What the task asks: Retyping the entire listing exactly is the task.

***** Supplied records

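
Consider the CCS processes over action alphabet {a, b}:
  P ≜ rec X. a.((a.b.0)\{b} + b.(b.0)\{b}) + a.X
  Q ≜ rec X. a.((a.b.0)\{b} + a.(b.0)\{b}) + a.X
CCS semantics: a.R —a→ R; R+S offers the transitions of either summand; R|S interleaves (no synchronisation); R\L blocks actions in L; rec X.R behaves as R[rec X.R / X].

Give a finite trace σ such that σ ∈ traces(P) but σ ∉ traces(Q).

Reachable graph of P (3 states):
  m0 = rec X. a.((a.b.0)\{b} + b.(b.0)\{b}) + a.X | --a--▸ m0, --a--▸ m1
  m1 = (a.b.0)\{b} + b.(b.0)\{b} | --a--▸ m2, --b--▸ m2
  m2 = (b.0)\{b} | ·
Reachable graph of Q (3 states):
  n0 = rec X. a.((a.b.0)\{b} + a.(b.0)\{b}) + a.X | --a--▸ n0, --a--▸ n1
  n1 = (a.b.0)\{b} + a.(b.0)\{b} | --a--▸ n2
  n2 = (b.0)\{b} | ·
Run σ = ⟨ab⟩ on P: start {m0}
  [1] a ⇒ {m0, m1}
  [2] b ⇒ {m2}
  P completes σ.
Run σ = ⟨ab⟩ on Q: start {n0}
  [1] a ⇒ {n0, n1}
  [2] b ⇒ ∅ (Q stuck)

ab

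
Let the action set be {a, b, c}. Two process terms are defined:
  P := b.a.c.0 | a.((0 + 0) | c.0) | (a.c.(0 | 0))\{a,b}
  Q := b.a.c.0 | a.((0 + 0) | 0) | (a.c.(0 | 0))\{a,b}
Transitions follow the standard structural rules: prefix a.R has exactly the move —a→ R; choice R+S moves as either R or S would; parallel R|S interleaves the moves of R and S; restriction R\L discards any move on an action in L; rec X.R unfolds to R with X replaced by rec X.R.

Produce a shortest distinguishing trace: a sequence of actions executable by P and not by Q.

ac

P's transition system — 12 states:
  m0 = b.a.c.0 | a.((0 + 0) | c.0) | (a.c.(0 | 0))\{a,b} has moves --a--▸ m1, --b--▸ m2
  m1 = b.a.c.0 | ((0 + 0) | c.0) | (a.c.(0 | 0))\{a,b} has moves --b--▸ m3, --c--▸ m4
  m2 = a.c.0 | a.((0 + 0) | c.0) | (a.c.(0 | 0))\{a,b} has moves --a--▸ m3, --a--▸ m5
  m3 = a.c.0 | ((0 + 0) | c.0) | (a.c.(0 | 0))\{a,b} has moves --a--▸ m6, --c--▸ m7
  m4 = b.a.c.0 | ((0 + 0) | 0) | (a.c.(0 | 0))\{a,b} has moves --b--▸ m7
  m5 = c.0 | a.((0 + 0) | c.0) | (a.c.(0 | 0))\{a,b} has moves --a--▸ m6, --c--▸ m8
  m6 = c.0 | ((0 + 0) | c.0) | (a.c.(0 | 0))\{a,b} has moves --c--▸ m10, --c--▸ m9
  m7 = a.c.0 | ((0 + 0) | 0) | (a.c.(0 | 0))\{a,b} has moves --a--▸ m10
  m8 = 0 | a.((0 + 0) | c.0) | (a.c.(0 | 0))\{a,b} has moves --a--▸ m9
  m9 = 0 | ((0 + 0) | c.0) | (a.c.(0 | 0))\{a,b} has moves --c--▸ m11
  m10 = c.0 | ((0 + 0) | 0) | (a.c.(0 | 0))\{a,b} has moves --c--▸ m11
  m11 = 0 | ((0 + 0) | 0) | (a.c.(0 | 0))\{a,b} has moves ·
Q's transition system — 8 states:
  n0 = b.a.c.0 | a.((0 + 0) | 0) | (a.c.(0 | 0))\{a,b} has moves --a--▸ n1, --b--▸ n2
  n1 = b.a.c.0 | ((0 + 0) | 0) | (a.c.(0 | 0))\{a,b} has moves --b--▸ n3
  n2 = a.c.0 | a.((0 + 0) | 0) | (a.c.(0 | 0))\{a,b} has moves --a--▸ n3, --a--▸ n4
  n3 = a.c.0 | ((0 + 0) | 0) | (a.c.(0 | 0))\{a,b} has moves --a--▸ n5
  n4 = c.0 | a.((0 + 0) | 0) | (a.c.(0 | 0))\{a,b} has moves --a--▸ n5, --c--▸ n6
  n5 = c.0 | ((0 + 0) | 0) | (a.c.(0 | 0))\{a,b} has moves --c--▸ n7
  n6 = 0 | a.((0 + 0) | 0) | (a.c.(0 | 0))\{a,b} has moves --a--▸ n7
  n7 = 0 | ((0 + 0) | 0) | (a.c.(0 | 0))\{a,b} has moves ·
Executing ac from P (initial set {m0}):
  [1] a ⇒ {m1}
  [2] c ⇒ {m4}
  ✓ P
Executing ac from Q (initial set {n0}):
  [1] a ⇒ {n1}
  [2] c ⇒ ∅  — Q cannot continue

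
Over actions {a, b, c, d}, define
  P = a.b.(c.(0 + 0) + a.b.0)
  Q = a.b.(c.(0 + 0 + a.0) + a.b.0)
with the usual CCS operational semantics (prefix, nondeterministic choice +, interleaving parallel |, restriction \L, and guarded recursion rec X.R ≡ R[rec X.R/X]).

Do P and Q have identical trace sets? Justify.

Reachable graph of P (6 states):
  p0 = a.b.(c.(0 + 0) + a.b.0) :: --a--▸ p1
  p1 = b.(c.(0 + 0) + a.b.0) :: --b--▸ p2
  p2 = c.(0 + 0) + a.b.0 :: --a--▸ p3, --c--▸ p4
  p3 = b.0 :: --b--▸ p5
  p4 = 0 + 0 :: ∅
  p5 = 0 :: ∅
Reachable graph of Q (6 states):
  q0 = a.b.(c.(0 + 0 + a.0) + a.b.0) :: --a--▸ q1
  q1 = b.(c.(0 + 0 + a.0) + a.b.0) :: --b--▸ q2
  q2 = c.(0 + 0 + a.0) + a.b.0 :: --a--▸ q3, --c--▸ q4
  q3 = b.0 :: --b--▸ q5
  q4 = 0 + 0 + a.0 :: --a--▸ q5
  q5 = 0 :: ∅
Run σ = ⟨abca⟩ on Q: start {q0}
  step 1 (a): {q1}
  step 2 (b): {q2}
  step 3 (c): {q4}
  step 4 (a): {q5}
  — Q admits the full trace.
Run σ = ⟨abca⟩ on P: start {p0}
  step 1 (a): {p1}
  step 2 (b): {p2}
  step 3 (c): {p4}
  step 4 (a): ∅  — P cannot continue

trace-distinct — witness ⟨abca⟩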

**********

Answer to this task:
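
Consider the CCS processes over action alphabet {a, b}:
  P ≜ rec X. a.((a.b.0)\{b} + b.(b.0)\{b}) + a.X
  Q ≜ rec X. a.((a.b.0)\{b} + a.(b.0)\{b}) + a.X
CCS semantics: a.R —a→ R; R+S offers the transitions of either summand; R|S interleaves (no synchronisation); R\L blocks actions in L; rec X.R behaves as R[rec X.R / X].

Give a finite trace σ such that σ ∈ traces(P) but σ ∉ traces(Q).

Reachable graph of P (3 states):
  m0 = rec X. a.((a.b.0)\{b} + b.(b.0)\{b}) + a.X | --a--▸ m0, --a--▸ m1
  m1 = (a.b.0)\{b} + b.(b.0)\{b} | --a--▸ m2, --b--▸ m2
  m2 = (b.0)\{b} | ·
Reachable graph of Q (3 states):
  n0 = rec X. a.((a.b.0)\{b} + a.(b.0)\{b}) + a.X | --a--▸ n0, --a--▸ n1
  n1 = (a.b.0)\{b} + a.(b.0)\{b} | --a--▸ n2
  n2 = (b.0)\{b} | ·
Run σ = ⟨ab⟩ on P: start {m0}
  [1] a ⇒ {m0, m1}
  [2] b ⇒ {m2}
  P completes σ.
Run σ = ⟨ab⟩ on Q: start {n0}
  [1] a ⇒ {n0, n1}
  [2] b ⇒ ∅ (Q stuck)

ab

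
Let the action set be {a, b, c}. Two process terms are defined:
  P := b.a.c.0 | a.((0 + 0) | c.0) | (a.c.(0 | 0))\{a,b}
  Q := b.a.c.0 | a.((0 + 0) | 0) | (a.c.(0 | 0))\{a,b}
Transitions follow the standard structural rules: prefix a.R has exactly the move —a→ R; choice R+S moves as either R or S would; parallel R|S interleaves the moves of R and S; restriction R\L discards any move on an action in L; rec X.R unfolds to R with X replaced by rec X.R.

Produce a shortest distinguishing trace: a sequence of actions executable by P and not by Q.

ac

P's transition system — 12 states:
  m0 = b.a.c.0 | a.((0 + 0) | c.0) | (a.c.(0 | 0))\{a,b} has moves --a--▸ m1, --b--▸ m2
  m1 = b.a.c.0 | ((0 + 0) | c.0) | (a.c.(0 | 0))\{a,b} has moves --b--▸ m3, --c--▸ m4
  m2 = a.c.0 | a.((0 + 0) | c.0) | (a.c.(0 | 0))\{a,b} has moves --a--▸ m3, --a--▸ m5
  m3 = a.c.0 | ((0 + 0) | c.0) | (a.c.(0 | 0))\{a,b} has moves --a--▸ m6, --c--▸ m7
  m4 = b.a.c.0 | ((0 + 0) | 0) | (a.c.(0 | 0))\{a,b} has moves --b--▸ m7
  m5 = c.0 | a.((0 + 0) | c.0) | (a.c.(0 | 0))\{a,b} has moves --a--▸ m6, --c--▸ m8
  m6 = c.0 | ((0 + 0) | c.0) | (a.c.(0 | 0))\{a,b} has moves --c--▸ m10, --c--▸ m9
  m7 = a.c.0 | ((0 + 0) | 0) | (a.c.(0 | 0))\{a,b} has moves --a--▸ m10
  m8 = 0 | a.((0 + 0) | c.0) | (a.c.(0 | 0))\{a,b} has moves --a--▸ m9
  m9 = 0 | ((0 + 0) | c.0) | (a.c.(0 | 0))\{a,b} has moves --c--▸ m11
  m10 = c.0 | ((0 + 0) | 0) | (a.c.(0 | 0))\{a,b} has moves --c--▸ m11
  m11 = 0 | ((0 + 0) | 0) | (a.c.(0 | 0))\{a,b} has moves ·
Q's transition system — 8 states:
  n0 = b.a.c.0 | a.((0 + 0) | 0) | (a.c.(0 | 0))\{a,b} has moves --a--▸ n1, --b--▸ n2
  n1 = b.a.c.0 | ((0 + 0) | 0) | (a.c.(0 | 0))\{a,b} has moves --b--▸ n3
  n2 = a.c.0 | a.((0 + 0) | 0) | (a.c.(0 | 0))\{a,b} has moves --a--▸ n3, --a--▸ n4
  n3 = a.c.0 | ((0 + 0) | 0) | (a.c.(0 | 0))\{a,b} has moves --a--▸ n5
  n4 = c.0 | a.((0 + 0) | 0) | (a.c.(0 | 0))\{a,b} has moves --a--▸ n5, --c--▸ n6
  n5 = c.0 | ((0 + 0) | 0) | (a.c.(0 | 0))\{a,b} has moves --c--▸ n7
  n6 = 0 | a.((0 + 0) | 0) | (a.c.(0 | 0))\{a,b} has moves --a--▸ n7
  n7 = 0 | ((0 + 0) | 0) | (a.c.(0 | 0))\{a,b} has moves ·
Executing ac from P (initial set {m0}):
  [1] a ⇒ {m1}
  [2] c ⇒ {m4}
  ✓ P
Executing ac from Q (initial set {n0}):
  [1] a ⇒ {n1}
  [2] c ⇒ ∅  — Q cannot continue

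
Over actions {a, b, c, d}, define
  P = a.b.(c.(0 + 0) + a.b.0)
  Q = a.b.(c.(0 + 0 + a.0) + a.b.0)
with the usual CCS operational semantics (prefix, nondeterministic choice +, interleaving parallel |, restriction \L, and guarded recursion rec X.R ≡ R[rec X.R/X]).

Do P and Q have identical trace sets? Justify.

Reachable graph of P (6 states):
  p0 = a.b.(c.(0 + 0) + a.b.0) :: --a--▸ p1
  p1 = b.(c.(0 + 0) + a.b.0) :: --b--▸ p2
  p2 = c.(0 + 0) + a.b.0 :: --a--▸ p3, --c--▸ p4
  p3 = b.0 :: --b--▸ p5
  p4 = 0 + 0 :: ∅
  p5 = 0 :: ∅
Reachable graph of Q (6 states):
  q0 = a.b.(c.(0 + 0 + a.0) + a.b.0) :: --a--▸ q1
  q1 = b.(c.(0 + 0 + a.0) + a.b.0) :: --b--▸ q2
  q2 = c.(0 + 0 + a.0) + a.b.0 :: --a--▸ q3, --c--▸ q4
  q3 = b.0 :: --b--▸ q5
  q4 = 0 + 0 + a.0 :: --a--▸ q5
  q5 = 0 :: ∅
Run σ = ⟨abca⟩ on Q: start {q0}
  step 1 (a): {q1}
  step 2 (b): {q2}
  step 3 (c): {q4}
  step 4 (a): {q5}
  — Q admits the full trace.
Run σ = ⟨abca⟩ on P: start {p0}
  step 1 (a): {p1}
  step 2 (b): {p2}
  step 3 (c): {p4}
  step 4 (a): ∅  — P cannot continue

trace-distinct — witness ⟨abca⟩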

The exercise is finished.